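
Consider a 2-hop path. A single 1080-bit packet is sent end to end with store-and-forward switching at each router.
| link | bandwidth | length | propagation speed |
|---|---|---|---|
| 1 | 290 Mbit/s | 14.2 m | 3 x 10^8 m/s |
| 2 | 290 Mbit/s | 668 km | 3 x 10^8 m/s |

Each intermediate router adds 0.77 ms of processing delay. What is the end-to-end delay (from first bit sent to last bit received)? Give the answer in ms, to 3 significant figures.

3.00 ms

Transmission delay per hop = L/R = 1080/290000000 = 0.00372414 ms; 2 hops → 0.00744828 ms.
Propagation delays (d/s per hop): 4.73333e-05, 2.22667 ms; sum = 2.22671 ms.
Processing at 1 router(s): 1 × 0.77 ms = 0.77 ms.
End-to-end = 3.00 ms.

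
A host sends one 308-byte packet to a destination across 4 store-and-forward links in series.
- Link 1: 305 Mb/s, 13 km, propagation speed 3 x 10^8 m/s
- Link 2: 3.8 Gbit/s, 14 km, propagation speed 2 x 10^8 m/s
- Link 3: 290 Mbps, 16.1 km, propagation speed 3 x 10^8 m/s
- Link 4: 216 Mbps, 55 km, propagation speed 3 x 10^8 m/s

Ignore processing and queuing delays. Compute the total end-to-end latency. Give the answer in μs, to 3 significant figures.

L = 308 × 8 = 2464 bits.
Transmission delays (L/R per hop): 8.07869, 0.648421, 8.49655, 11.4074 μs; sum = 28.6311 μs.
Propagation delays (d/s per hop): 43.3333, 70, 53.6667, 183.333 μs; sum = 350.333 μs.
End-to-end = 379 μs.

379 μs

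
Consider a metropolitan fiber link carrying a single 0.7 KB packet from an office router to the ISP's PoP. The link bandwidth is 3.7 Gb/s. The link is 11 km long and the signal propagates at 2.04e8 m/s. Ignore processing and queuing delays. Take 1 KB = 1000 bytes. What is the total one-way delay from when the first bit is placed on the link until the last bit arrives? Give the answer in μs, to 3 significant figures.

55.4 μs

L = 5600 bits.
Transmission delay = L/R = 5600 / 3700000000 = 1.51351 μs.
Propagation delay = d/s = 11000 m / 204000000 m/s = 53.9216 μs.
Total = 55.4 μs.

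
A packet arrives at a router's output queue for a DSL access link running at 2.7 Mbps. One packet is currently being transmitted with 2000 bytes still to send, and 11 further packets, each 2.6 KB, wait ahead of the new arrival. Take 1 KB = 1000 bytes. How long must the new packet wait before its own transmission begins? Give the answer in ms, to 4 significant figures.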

■ Brief:
An exact transcript of all the records is the expected result.

■ Answer space:
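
Consider a 2-hop path. A single 1080-bit packet is sent end to end with store-and-forward switching at each router.
| link | bandwidth | length | propagation speed |
|---|---|---|---|
| 1 | 290 Mbit/s | 14.2 m | 3 x 10^8 m/s |
| 2 | 290 Mbit/s | 668 km | 3 x 10^8 m/s |

Each intermediate router adds 0.77 ms of processing delay. What is the end-to-end delay (from first bit sent to last bit received)? Give the answer in ms, to 3 significant figures.

3.00 ms

Transmission delay per hop = L/R = 1080/290000000 = 0.00372414 ms; 2 hops → 0.00744828 ms.
Propagation delays (d/s per hop): 4.73333e-05, 2.22667 ms; sum = 2.22671 ms.
Processing at 1 router(s): 1 × 0.77 ms = 0.77 ms.
End-to-end = 3.00 ms.

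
A host sends one 308-byte packet to a destination across 4 store-and-forward links in series.
- Link 1: 305 Mb/s, 13 km, propagation speed 3 x 10^8 m/s
- Link 2: 3.8 Gbit/s, 14 km, propagation speed 2 x 10^8 m/s
- Link 3: 290 Mbps, 16.1 km, propagation speed 3 x 10^8 m/s
- Link 4: 216 Mbps, 55 km, propagation speed 3 x 10^8 m/s

Ignore processing and queuing delays. Compute the total end-to-end latency. Give the answer in μs, to 3 significant figures.

L = 308 × 8 = 2464 bits.
Transmission delays (L/R per hop): 8.07869, 0.648421, 8.49655, 11.4074 μs; sum = 28.6311 μs.
Propagation delays (d/s per hop): 43.3333, 70, 53.6667, 183.333 μs; sum = 350.333 μs.
End-to-end = 379 μs.

379 μs

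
Consider a metropolitan fiber link carrying a single 0.7 KB packet from an office router to the ISP's PoP. The link bandwidth is 3.7 Gb/s. The link is 11 km long and the signal propagates at 2.04e8 m/s. Ignore processing and queuing delays. Take 1 KB = 1000 bytes. What is the total one-way delay from when the first bit is placed on the link until the last bit arrives? Give the answer in μs, to 3 significant figures.

55.4 μs

L = 5600 bits.
Transmission delay = L/R = 5600 / 3700000000 = 1.51351 μs.
Propagation delay = d/s = 11000 m / 204000000 m/s = 53.9216 μs.
Total = 55.4 μs.

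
A packet arrives at a router's output queue for a DSL access link running at 2.7 Mbps. One packet is currently being transmitted with 2000 bytes still to send, and 11 further packets, each 2.6 KB, wait ahead of the new arrival. Take 1 KB = 1000 bytes. How long must the new packet wait before its own transmission begins? Give the answer in ms, to 4 significant figures.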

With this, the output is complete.